------ INPUT RECORDS ------

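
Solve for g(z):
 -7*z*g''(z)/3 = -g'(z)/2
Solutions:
 g(z) = C1 + C2*z^(17/14)


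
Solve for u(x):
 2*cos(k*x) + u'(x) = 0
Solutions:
 u(x) = C1 - 2*sin(k*x)/k


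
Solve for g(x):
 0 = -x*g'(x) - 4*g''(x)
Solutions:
 g(x) = C1 + C2*erf(sqrt(2)*x/4)


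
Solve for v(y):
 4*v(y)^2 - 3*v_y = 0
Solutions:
 v(y) = -3/(C1 + 4*y)


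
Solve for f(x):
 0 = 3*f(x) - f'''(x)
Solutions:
 f(x) = C3*exp(3^(1/3)*x) + (C1*sin(3^(5/6)*x/2) + C2*cos(3^(5/6)*x/2))*exp(-3^(1/3)*x/2)


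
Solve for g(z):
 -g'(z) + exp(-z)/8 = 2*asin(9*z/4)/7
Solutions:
 g(z) = C1 - 2*z*asin(9*z/4)/7 - 2*sqrt(16 - 81*z^2)/63 - exp(-z)/8


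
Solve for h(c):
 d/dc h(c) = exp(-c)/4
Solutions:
 h(c) = C1 - exp(-c)/4


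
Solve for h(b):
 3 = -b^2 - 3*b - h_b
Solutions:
 h(b) = C1 - b^3/3 - 3*b^2/2 - 3*b


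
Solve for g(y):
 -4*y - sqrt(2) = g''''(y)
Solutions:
 g(y) = C1 + C2*y + C3*y^2 + C4*y^3 - y^5/30 - sqrt(2)*y^4/24


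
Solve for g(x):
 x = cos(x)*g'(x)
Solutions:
 g(x) = C1 + Integral(x/cos(x), x)


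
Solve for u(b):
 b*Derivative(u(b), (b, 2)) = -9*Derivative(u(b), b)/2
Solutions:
 u(b) = C1 + C2/b^(7/2)


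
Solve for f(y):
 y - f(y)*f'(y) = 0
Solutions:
 f(y) = -sqrt(C1 + y^2)
 f(y) = sqrt(C1 + y^2)


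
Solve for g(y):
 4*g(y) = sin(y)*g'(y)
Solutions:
 g(y) = C1*(cos(y)^2 - 2*cos(y) + 1)/(cos(y)^2 + 2*cos(y) + 1)


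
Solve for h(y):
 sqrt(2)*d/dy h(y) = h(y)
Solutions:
 h(y) = C1*exp(sqrt(2)*y/2)


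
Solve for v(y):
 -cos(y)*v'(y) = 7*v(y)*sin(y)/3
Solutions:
 v(y) = C1*cos(y)^(7/3)


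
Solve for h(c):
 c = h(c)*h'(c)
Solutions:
 h(c) = -sqrt(C1 + c^2)
 h(c) = sqrt(C1 + c^2)


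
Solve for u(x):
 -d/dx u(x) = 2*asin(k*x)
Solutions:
 u(x) = C1 - 2*Piecewise((x*asin(k*x) + sqrt(-k^2*x^2 + 1)/k, Ne(k, 0)), (0, True))


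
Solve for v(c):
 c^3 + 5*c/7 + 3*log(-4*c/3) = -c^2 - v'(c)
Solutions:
 v(c) = C1 - c^4/4 - c^3/3 - 5*c^2/14 - 3*c*log(-c) + 3*c*(-2*log(2) + 1 + log(3))


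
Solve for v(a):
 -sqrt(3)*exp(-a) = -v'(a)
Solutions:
 v(a) = C1 - sqrt(3)*exp(-a)


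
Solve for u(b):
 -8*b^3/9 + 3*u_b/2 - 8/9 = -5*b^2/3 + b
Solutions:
 u(b) = C1 + 4*b^4/27 - 10*b^3/27 + b^2/3 + 16*b/27


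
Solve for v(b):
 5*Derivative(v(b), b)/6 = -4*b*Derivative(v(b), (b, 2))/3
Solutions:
 v(b) = C1 + C2*b^(3/8)


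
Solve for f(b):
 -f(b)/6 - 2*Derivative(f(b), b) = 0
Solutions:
 f(b) = C1*exp(-b/12)


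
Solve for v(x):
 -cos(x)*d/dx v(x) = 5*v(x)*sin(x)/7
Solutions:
 v(x) = C1*cos(x)^(5/7)


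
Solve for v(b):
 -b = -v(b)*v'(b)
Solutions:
 v(b) = -sqrt(C1 + b^2)
 v(b) = sqrt(C1 + b^2)


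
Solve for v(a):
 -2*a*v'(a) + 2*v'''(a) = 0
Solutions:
 v(a) = C1 + Integral(C2*airyai(a) + C3*airybi(a), a)


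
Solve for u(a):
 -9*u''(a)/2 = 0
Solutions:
 u(a) = C1 + C2*a


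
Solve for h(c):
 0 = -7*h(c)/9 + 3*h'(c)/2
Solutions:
 h(c) = C1*exp(14*c/27)


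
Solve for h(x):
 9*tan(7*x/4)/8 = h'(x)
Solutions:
 h(x) = C1 - 9*log(cos(7*x/4))/14


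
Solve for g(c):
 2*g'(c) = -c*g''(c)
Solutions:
 g(c) = C1 + C2/c


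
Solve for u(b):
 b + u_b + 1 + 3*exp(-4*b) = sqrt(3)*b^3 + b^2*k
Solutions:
 u(b) = C1 + sqrt(3)*b^4/4 + b^3*k/3 - b^2/2 - b + 3*exp(-4*b)/4


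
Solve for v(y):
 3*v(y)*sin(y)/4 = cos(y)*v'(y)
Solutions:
 v(y) = C1/cos(y)^(3/4)


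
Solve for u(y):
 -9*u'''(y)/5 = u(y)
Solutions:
 u(y) = C3*exp(-15^(1/3)*y/3) + (C1*sin(3^(5/6)*5^(1/3)*y/6) + C2*cos(3^(5/6)*5^(1/3)*y/6))*exp(15^(1/3)*y/6)


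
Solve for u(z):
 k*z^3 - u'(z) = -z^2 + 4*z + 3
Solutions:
 u(z) = C1 + k*z^4/4 + z^3/3 - 2*z^2 - 3*z


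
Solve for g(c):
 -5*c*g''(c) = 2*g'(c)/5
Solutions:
 g(c) = C1 + C2*c^(23/25)


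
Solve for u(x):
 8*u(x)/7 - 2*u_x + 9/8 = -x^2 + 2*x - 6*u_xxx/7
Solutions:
 u(x) = C1*exp(x) + C2*exp(x*(-3 + sqrt(57))/6) + C3*exp(-x*(3 + sqrt(57))/6) - 7*x^2/8 - 21*x/16 - 105/32


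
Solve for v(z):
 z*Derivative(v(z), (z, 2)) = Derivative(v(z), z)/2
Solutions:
 v(z) = C1 + C2*z^(3/2)


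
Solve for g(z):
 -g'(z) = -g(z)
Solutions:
 g(z) = C1*exp(z)


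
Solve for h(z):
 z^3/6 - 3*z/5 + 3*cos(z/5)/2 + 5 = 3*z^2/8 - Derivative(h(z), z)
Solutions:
 h(z) = C1 - z^4/24 + z^3/8 + 3*z^2/10 - 5*z - 15*sin(z/5)/2


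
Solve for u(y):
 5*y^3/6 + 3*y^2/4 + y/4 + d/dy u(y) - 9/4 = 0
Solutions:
 u(y) = C1 - 5*y^4/24 - y^3/4 - y^2/8 + 9*y/4


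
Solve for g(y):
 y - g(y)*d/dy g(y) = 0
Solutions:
 g(y) = -sqrt(C1 + y^2)
 g(y) = sqrt(C1 + y^2)


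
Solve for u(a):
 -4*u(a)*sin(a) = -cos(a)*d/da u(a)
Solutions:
 u(a) = C1/cos(a)^4


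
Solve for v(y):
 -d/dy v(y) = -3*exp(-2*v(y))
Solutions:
 v(y) = log(-sqrt(C1 + 6*y))
 v(y) = log(C1 + 6*y)/2


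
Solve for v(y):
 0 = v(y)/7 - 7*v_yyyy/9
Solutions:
 v(y) = C1*exp(-sqrt(21)*y/7) + C2*exp(sqrt(21)*y/7) + C3*sin(sqrt(21)*y/7) + C4*cos(sqrt(21)*y/7)


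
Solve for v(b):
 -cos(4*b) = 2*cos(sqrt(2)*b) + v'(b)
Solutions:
 v(b) = C1 - sin(4*b)/4 - sqrt(2)*sin(sqrt(2)*b)


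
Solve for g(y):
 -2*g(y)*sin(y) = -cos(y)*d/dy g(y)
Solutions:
 g(y) = C1/cos(y)^2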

------

Only one stretch of the records above is wanted: the lines between the one holding "-9*u'''(y)/5 = u(y)" and the one holding "z^3/6 - 3*z/5", inclusive, reproduced exactly.

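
 -9*u'''(y)/5 = u(y)
Solutions:
 u(y) = C3*exp(-15^(1/3)*y/3) + (C1*sin(3^(5/6)*5^(1/3)*y/6) + C2*cos(3^(5/6)*5^(1/3)*y/6))*exp(15^(1/3)*y/6)


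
Solve for u(z):
 k*z^3 - u'(z) = -z^2 + 4*z + 3
Solutions:
 u(z) = C1 + k*z^4/4 + z^3/3 - 2*z^2 - 3*z


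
Solve for g(c):
 -5*c*g''(c) = 2*g'(c)/5
Solutions:
 g(c) = C1 + C2*c^(23/25)


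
Solve for u(x):
 8*u(x)/7 - 2*u_x + 9/8 = -x^2 + 2*x - 6*u_xxx/7
Solutions:
 u(x) = C1*exp(x) + C2*exp(x*(-3 + sqrt(57))/6) + C3*exp(-x*(3 + sqrt(57))/6) - 7*x^2/8 - 21*x/16 - 105/32


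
Solve for v(z):
 z*Derivative(v(z), (z, 2)) = Derivative(v(z), z)/2
Solutions:
 v(z) = C1 + C2*z^(3/2)


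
Solve for g(z):
 -g'(z) = -g(z)
Solutions:
 g(z) = C1*exp(z)


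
Solve for h(z):
 z^3/6 - 3*z/5 + 3*cos(z/5)/2 + 5 = 3*z^2/8 - Derivative(h(z), z)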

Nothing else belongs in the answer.